> **What the task asks**
Search the data for the string "Meetup", and report each line where it is found.

> **Information**
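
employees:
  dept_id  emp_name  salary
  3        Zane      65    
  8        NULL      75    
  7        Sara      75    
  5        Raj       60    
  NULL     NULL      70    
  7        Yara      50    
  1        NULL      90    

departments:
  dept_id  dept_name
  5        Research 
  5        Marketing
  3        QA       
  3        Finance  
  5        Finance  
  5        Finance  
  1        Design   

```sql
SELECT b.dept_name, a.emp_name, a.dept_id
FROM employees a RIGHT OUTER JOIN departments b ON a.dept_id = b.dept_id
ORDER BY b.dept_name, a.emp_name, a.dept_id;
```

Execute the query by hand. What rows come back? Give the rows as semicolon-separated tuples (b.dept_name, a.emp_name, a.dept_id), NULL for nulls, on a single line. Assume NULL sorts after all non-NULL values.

(Design, NULL, 1); (Finance, Raj, 5); (Finance, Raj, 5); (Finance, Zane, 3); (Marketing, Raj, 5); (QA, Zane, 3); (Research, Raj, 5)

RIGHT JOIN keeps every row from `departments`; unmatched rows get NULL for `employees`'s columns.
Matching on a.dept_id = b.dept_id. A NULL in a compared column never satisfies the condition.
Matched pairs: 7; unmatched b rows kept: 0.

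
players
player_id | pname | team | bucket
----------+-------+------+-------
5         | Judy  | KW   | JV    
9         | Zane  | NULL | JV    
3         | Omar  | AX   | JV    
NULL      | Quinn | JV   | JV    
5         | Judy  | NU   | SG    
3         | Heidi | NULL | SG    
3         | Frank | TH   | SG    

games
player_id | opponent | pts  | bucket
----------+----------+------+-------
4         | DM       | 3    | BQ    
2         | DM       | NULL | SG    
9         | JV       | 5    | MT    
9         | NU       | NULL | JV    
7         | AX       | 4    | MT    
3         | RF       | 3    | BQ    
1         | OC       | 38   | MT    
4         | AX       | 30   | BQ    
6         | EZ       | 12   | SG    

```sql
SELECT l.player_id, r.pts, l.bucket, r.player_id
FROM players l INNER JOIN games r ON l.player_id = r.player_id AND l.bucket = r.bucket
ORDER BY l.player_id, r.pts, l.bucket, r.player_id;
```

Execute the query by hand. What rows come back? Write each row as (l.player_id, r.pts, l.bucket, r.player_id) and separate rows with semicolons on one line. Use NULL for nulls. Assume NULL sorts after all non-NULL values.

(9, NULL, JV, 9)

INNER JOIN keeps only pairs where the ON condition holds.
Matching on l.player_id = r.player_id AND l.bucket = r.bucket. A NULL in a compared column never satisfies the condition.
- l row (player_id=5, bucket=JV): no match → dropped.
- l row (player_id=9, bucket=JV): matches 1 r row(s) → 1 output row(s).
- l row (player_id=3, bucket=JV): no match → dropped.
- l row (player_id=NULL, bucket=JV): no match → dropped.
- l row (player_id=5, bucket=SG): no match → dropped.
- l row (player_id=3, bucket=SG): no match → dropped.
- l row (player_id=3, bucket=SG): no match → dropped.
After projecting and ordering:
l.player_id | r.pts | l.bucket | r.player_id
9 | NULL | JV | 9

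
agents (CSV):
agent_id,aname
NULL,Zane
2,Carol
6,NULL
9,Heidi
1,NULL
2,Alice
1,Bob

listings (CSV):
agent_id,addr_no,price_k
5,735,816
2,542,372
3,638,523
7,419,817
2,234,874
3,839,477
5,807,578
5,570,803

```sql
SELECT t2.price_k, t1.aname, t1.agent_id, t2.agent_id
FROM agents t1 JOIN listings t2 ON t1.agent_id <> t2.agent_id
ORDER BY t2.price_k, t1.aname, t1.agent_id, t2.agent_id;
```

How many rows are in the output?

44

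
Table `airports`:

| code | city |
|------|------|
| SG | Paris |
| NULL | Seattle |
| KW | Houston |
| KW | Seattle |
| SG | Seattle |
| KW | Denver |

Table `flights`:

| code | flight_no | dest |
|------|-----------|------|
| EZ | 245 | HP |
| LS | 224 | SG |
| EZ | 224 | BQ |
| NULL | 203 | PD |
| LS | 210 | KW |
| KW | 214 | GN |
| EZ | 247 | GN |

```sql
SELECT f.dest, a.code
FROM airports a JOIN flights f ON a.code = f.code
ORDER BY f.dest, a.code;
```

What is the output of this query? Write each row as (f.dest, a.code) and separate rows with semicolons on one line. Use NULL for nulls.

INNER JOIN keeps only pairs where the ON condition holds.
Matching on a.code = f.code. A NULL in a compared column never satisfies the condition.
- a row (code=SG): no match → dropped.
- a row (code=NULL): no match → dropped.
- a row (code=KW): matches 1 f row(s) → 1 output row(s).
- a row (code=KW): matches 1 f row(s) → 1 output row(s).
- a row (code=SG): no match → dropped.
- a row (code=KW): matches 1 f row(s) → 1 output row(s).
After projecting and ordering:
f.dest | a.code
GN | KW
GN | KW
GN | KW

(GN, KW); (GN, KW); (GN, KW)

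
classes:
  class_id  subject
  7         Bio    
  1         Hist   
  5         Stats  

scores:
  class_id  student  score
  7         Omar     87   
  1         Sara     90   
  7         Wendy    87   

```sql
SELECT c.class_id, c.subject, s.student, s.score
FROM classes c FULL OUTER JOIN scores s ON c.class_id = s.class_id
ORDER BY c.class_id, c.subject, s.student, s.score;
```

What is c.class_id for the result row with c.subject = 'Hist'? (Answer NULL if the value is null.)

FULL OUTER JOIN keeps every row from both sides; unmatched rows get NULL for the other side's columns.
Matching on c.class_id = s.class_id.
- c row (class_id=7): matches 2 s row(s) → 2 output row(s).
- c row (class_id=1): matches 1 s row(s) → 1 output row(s).
- c row (class_id=5): no match → kept, s columns NULL.

1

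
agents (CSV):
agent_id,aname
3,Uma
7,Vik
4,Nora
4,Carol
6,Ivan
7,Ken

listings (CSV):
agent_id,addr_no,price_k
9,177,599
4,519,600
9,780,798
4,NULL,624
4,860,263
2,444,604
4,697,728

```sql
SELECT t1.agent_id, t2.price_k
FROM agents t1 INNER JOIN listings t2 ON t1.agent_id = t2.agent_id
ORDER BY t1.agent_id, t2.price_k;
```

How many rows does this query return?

INNER JOIN keeps only pairs where the ON condition holds.
Matching on t1.agent_id = t2.agent_id.
- t1 (agent_id=3) has no partner → excluded.
- t1 (agent_id=7) has no partner → excluded.
- t1 (agent_id=4) pairs with 4 row(s) of t2.
- t1 (agent_id=4) pairs with 4 row(s) of t2.
- t1 (agent_id=6) has no partner → excluded.
- t1 (agent_id=7) has no partner → excluded.
Total: 8 rows.

8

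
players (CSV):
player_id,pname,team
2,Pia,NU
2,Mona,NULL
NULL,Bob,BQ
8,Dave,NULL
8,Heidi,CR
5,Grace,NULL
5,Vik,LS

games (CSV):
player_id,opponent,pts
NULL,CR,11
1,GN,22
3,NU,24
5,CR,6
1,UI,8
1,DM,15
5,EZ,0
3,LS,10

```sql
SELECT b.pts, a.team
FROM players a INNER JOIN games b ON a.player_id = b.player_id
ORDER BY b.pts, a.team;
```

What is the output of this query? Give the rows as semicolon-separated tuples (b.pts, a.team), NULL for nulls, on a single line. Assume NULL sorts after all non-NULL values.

(0, LS); (0, NULL); (6, LS); (6, NULL)

INNER JOIN keeps only pairs where the ON condition holds.
Matching on a.player_id = b.player_id. A NULL in a compared column never satisfies the condition.
Matched pairs: 4.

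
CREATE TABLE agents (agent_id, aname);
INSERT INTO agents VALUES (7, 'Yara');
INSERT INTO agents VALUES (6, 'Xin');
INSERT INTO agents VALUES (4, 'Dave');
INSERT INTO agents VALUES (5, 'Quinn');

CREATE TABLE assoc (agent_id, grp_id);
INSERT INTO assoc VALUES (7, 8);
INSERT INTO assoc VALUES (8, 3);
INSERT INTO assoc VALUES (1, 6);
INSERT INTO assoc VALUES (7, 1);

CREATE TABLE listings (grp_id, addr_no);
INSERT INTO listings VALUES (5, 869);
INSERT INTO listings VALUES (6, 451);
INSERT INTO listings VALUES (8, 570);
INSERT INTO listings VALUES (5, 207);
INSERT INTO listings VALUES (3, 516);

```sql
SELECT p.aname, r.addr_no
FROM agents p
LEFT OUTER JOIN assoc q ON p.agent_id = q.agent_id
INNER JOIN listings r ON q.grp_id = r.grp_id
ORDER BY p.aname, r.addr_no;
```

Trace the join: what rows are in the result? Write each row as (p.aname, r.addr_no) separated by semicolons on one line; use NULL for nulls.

(Yara, 570)

Joins associate left-to-right: agents LEFT JOIN assoc on agent_id gives 5 intermediate row(s).
Then INNER JOIN `listings r` on grp_id: keep only rows whose q.grp_id appears in r.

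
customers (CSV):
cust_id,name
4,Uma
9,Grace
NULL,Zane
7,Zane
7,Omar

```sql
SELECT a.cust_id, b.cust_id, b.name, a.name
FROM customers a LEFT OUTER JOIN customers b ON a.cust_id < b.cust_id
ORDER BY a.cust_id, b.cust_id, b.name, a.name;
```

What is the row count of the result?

LEFT JOIN keeps every row from `customers a`; unmatched rows get NULL for `customers b`'s columns.
Matching on a.cust_id < b.cust_id. A NULL in a compared column never satisfies the condition.
- cust_id=4: 3 matching b row(s), so 3 row(s) emitted.
- cust_id=9: no b row matches, row kept with b columns NULL.
- cust_id=NULL: no b row matches, row kept with b columns NULL.
- cust_id=7: 1 matching b row(s), so 1 row(s) emitted.
- cust_id=7: 1 matching b row(s), so 1 row(s) emitted.
Total: 5 matched + 2 padded = 7 rows.

7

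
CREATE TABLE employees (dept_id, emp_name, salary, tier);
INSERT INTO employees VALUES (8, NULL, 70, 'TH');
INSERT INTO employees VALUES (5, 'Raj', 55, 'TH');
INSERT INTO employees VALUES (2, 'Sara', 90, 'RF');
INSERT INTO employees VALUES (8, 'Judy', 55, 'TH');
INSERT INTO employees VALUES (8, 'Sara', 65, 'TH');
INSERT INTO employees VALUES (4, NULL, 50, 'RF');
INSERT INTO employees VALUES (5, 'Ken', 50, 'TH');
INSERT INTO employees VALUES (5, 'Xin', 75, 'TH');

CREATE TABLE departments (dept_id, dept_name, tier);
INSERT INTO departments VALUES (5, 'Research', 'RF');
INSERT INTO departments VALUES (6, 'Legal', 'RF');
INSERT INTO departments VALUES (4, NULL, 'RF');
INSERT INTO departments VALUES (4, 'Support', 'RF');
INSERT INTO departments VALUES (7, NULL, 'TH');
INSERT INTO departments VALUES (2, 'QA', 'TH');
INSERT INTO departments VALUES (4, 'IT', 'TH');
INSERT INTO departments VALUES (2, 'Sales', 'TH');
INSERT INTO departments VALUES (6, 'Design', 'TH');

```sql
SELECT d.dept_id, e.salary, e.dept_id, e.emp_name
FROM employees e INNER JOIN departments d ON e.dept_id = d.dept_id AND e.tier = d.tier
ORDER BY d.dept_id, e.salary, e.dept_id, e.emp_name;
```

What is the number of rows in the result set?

INNER JOIN keeps only pairs where the ON condition holds.
Matching on e.dept_id = d.dept_id AND e.tier = d.tier.
Matched pairs: 2.
Total: 2 rows.

2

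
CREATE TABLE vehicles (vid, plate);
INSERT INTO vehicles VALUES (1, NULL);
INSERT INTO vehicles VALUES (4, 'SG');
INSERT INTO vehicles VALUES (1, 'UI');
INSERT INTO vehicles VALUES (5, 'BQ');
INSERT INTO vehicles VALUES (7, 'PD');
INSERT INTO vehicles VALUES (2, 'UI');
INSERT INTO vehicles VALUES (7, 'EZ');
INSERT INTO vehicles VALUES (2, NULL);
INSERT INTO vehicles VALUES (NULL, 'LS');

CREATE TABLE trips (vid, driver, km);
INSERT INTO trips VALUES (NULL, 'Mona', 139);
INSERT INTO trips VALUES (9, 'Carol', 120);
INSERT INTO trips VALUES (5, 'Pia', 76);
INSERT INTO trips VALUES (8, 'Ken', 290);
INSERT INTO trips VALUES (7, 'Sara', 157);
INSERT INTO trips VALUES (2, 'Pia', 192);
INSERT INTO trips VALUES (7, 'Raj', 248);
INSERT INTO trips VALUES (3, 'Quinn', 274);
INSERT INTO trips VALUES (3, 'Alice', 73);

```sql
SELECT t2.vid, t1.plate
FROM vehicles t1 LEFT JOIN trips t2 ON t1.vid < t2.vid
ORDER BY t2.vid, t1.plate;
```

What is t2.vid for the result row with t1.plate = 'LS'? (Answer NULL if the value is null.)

NULL

LEFT JOIN keeps every row from `vehicles`; unmatched rows get NULL for `trips`'s columns.
Matching on t1.vid < t2.vid. A NULL in a compared column never satisfies the condition.
- t1 (vid=1) pairs with 8 row(s) of t2.
- t1 (vid=4) pairs with 5 row(s) of t2.
- t1 (vid=1) pairs with 8 row(s) of t2.
- t1 (vid=5) pairs with 4 row(s) of t2.
- t1 (vid=7) pairs with 2 row(s) of t2.
- t1 (vid=2) pairs with 7 row(s) of t2.
- t1 (vid=7) pairs with 2 row(s) of t2.
- t1 (vid=2) pairs with 7 row(s) of t2.
- t1 (vid=NULL) has no partner → padded with NULL.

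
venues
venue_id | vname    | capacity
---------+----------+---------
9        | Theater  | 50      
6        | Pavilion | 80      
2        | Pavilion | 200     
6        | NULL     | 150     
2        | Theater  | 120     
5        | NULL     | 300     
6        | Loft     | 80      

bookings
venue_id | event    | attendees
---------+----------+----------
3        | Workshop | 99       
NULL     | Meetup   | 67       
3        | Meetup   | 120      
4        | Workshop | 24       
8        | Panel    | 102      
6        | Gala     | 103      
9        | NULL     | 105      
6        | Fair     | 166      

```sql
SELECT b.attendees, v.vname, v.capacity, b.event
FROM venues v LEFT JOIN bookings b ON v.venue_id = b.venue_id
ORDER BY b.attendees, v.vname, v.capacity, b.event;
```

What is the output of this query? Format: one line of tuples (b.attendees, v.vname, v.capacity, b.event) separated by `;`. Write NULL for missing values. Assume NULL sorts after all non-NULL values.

LEFT JOIN keeps every row from `venues`; unmatched rows get NULL for `bookings`'s columns.
Matching on v.venue_id = b.venue_id. A NULL in a compared column never satisfies the condition.
Matched pairs: 7; unmatched v rows kept: 3.

(103, Loft, 80, Gala); (103, Pavilion, 80, Gala); (103, NULL, 150, Gala); (105, Theater, 50, NULL); (166, Loft, 80, Fair); (166, Pavilion, 80, Fair); (166, NULL, 150, Fair); (NULL, Pavilion, 200, NULL); (NULL, Theater, 120, NULL); (NULL, NULL, 300, NULL)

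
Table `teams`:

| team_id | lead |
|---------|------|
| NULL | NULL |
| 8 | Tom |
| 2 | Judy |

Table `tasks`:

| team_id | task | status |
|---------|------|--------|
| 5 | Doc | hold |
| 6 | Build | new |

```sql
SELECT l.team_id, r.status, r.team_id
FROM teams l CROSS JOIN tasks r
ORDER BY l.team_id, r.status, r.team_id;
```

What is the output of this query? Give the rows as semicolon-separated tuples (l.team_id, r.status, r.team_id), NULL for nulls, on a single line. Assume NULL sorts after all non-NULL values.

(2, hold, 5); (2, new, 6); (8, hold, 5); (8, new, 6); (NULL, hold, 5); (NULL, new, 6)

CROSS JOIN pairs every row of `teams` with every row of `tasks`: 3 × 2 = 6 rows.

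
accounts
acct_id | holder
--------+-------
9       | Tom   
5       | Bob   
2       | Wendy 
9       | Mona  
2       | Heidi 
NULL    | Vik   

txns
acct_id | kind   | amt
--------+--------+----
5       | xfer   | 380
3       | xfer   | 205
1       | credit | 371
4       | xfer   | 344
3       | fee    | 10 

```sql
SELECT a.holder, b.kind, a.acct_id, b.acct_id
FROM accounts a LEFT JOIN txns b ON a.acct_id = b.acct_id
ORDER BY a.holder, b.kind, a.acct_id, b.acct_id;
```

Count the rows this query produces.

6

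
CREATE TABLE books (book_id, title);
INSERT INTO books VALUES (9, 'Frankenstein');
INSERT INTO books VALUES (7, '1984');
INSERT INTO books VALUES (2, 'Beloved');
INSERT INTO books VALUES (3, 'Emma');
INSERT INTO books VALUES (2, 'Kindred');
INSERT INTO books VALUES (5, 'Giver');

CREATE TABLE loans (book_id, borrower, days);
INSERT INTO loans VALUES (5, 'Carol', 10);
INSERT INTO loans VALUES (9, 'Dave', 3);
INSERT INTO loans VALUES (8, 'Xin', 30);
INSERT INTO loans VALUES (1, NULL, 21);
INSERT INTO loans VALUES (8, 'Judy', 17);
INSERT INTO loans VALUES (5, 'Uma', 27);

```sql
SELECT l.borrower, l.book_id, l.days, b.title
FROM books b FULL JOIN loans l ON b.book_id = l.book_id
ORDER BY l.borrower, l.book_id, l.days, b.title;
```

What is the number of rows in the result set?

10

FULL OUTER JOIN keeps every row from both sides; unmatched rows get NULL for the other side's columns.
Matching on b.book_id = l.book_id.
- b[0] book_id=9 → 1 match(es) in l → 1 row(s).
- b[1] book_id=7 → no match; kept with NULLs on the l side.
- b[2] book_id=2 → no match; kept with NULLs on the l side.
- b[3] book_id=3 → no match; kept with NULLs on the l side.
- b[4] book_id=2 → no match; kept with NULLs on the l side.
- b[5] book_id=5 → 2 match(es) in l → 2 row(s).
- 3 row(s) from l found no b partner → padded with NULL.
Total: 3 matched + 7 padded = 10 rows.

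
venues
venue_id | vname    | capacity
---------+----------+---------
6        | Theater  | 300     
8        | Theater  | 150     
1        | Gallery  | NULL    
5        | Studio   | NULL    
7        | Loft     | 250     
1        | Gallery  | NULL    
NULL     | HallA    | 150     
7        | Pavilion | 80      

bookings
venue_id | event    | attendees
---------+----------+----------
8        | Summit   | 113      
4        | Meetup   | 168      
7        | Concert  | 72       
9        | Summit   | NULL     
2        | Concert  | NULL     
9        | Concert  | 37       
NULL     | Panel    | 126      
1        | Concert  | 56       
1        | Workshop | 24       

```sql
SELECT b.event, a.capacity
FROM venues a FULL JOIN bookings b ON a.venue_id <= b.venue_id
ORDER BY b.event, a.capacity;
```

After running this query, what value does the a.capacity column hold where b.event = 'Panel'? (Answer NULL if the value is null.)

NULL

FULL OUTER JOIN keeps every row from both sides; unmatched rows get NULL for the other side's columns.
Matching on a.venue_id <= b.venue_id. A NULL in a compared column never satisfies the condition.
Matched pairs: 35; unmatched a rows kept: 1; unmatched b rows kept: 1.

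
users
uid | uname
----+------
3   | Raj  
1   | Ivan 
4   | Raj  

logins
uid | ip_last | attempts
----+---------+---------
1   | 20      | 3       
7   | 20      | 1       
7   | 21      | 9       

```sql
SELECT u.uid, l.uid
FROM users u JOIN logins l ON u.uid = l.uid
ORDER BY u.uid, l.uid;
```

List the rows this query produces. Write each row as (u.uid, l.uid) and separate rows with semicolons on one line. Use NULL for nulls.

(1, 1)

INNER JOIN keeps only pairs where the ON condition holds.
Matching on u.uid = l.uid.
Matched pairs: 1.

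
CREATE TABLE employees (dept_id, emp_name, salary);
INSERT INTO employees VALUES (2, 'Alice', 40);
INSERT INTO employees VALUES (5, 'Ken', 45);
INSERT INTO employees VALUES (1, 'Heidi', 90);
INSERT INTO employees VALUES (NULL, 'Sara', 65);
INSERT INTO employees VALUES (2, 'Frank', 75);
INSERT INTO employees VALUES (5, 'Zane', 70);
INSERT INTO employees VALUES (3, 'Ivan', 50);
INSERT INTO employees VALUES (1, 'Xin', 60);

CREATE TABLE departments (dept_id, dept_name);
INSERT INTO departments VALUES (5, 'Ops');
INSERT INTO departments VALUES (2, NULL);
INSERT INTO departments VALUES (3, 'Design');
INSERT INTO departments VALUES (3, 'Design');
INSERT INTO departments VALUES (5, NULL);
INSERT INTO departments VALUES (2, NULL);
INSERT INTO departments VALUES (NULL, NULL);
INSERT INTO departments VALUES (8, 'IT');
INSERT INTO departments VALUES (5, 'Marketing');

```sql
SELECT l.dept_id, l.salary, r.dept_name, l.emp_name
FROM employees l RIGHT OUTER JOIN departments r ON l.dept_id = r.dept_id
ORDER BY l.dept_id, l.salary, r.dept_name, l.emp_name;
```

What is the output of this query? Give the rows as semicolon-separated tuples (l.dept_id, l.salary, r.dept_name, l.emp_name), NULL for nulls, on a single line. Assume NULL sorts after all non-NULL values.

(2, 40, NULL, Alice); (2, 40, NULL, Alice); (2, 75, NULL, Frank); (2, 75, NULL, Frank); (3, 50, Design, Ivan); (3, 50, Design, Ivan); (5, 45, Marketing, Ken); (5, 45, Ops, Ken); (5, 45, NULL, Ken); (5, 70, Marketing, Zane); (5, 70, Ops, Zane); (5, 70, NULL, Zane); (NULL, NULL, IT, NULL); (NULL, NULL, NULL, NULL)

RIGHT JOIN keeps every row from `departments`; unmatched rows get NULL for `employees`'s columns.
Matching on l.dept_id = r.dept_id. A NULL in a compared column never satisfies the condition.
- l row (dept_id=2): matches 2 r row(s) → 2 output row(s).
- l row (dept_id=5): matches 3 r row(s) → 3 output row(s).
- l row (dept_id=1): no match.
- l row (dept_id=NULL): no match.
- l row (dept_id=2): matches 2 r row(s) → 2 output row(s).
- l row (dept_id=5): matches 3 r row(s) → 3 output row(s).
- l row (dept_id=3): matches 2 r row(s) → 2 output row(s).
- l row (dept_id=1): no match.
- plus 2 unmatched r row(s), each kept with NULL l columns.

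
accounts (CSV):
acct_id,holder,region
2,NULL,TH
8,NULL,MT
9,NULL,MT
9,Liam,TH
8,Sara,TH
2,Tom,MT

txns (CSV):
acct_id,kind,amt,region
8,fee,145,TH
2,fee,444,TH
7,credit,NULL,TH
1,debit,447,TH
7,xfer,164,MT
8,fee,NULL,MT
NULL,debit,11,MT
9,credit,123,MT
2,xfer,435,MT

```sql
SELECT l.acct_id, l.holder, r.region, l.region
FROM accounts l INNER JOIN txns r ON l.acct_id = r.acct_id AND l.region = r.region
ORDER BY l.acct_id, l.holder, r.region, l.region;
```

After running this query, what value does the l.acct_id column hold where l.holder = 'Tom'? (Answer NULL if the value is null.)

2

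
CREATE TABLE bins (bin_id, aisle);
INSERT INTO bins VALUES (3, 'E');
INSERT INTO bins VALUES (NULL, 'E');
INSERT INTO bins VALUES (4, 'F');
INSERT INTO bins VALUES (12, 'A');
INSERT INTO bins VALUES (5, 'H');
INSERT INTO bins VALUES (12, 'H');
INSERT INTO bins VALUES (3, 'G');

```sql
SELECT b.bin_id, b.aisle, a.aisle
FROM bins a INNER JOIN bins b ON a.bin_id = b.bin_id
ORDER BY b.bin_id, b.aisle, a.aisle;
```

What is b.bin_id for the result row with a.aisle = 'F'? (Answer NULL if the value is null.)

4

INNER JOIN keeps only pairs where the ON condition holds.
Matching on a.bin_id = b.bin_id. A NULL in a compared column never satisfies the condition.
Matched pairs: 10.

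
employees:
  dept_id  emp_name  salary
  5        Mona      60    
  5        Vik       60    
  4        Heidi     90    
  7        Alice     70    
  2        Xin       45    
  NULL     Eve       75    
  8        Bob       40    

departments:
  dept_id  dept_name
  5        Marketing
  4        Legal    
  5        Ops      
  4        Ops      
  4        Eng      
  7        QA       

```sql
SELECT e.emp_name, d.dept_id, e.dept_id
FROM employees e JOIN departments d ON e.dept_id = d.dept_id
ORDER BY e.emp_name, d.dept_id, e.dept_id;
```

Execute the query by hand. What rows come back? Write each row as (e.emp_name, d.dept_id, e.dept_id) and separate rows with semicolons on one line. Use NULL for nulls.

(Alice, 7, 7); (Heidi, 4, 4); (Heidi, 4, 4); (Heidi, 4, 4); (Mona, 5, 5); (Mona, 5, 5); (Vik, 5, 5); (Vik, 5, 5)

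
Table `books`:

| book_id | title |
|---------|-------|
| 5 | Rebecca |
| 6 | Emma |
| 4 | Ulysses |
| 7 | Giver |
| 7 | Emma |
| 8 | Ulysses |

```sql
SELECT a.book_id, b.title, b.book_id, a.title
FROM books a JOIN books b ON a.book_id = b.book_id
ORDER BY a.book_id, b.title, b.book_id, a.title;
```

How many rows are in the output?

INNER JOIN keeps only pairs where the ON condition holds.
Matching on a.book_id = b.book_id.
- a row (book_id=5): matches 1 b row(s) → 1 output row(s).
- a row (book_id=6): matches 1 b row(s) → 1 output row(s).
- a row (book_id=4): matches 1 b row(s) → 1 output row(s).
- a row (book_id=7): matches 2 b row(s) → 2 output row(s).
- a row (book_id=7): matches 2 b row(s) → 2 output row(s).
- a row (book_id=8): matches 1 b row(s) → 1 output row(s).
Total: 8 rows.

8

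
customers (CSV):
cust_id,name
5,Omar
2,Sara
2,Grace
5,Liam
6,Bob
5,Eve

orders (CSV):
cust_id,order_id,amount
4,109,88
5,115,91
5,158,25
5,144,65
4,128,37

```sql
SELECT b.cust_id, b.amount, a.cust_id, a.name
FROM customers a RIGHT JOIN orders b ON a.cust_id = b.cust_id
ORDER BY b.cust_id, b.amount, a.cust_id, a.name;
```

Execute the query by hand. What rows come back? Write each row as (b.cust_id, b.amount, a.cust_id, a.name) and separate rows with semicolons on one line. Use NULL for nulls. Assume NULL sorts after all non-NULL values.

(4, 37, NULL, NULL); (4, 88, NULL, NULL); (5, 25, 5, Eve); (5, 25, 5, Liam); (5, 25, 5, Omar); (5, 65, 5, Eve); (5, 65, 5, Liam); (5, 65, 5, Omar); (5, 91, 5, Eve); (5, 91, 5, Liam); (5, 91, 5, Omar)

RIGHT JOIN keeps every row from `orders`; unmatched rows get NULL for `customers`'s columns.
Matching on a.cust_id = b.cust_id.
Matched pairs: 9; unmatched b rows kept: 2.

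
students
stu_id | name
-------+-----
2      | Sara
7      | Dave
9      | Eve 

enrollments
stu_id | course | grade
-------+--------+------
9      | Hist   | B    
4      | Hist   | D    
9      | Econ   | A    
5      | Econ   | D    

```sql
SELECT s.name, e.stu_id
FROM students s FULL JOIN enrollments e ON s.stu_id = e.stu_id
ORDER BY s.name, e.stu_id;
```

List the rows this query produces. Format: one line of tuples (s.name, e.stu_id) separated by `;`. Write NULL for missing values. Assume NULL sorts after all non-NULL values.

FULL OUTER JOIN keeps every row from both sides; unmatched rows get NULL for the other side's columns.
Matching on s.stu_id = e.stu_id.
Matched pairs: 2; unmatched s rows kept: 2; unmatched e rows kept: 2.

(Dave, NULL); (Eve, 9); (Eve, 9); (Sara, NULL); (NULL, 4); (NULL, 5)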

> **Response**
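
NULL     | Meetup   | 67       
3        | Meetup   | 120      
4        | Meetup   | 168      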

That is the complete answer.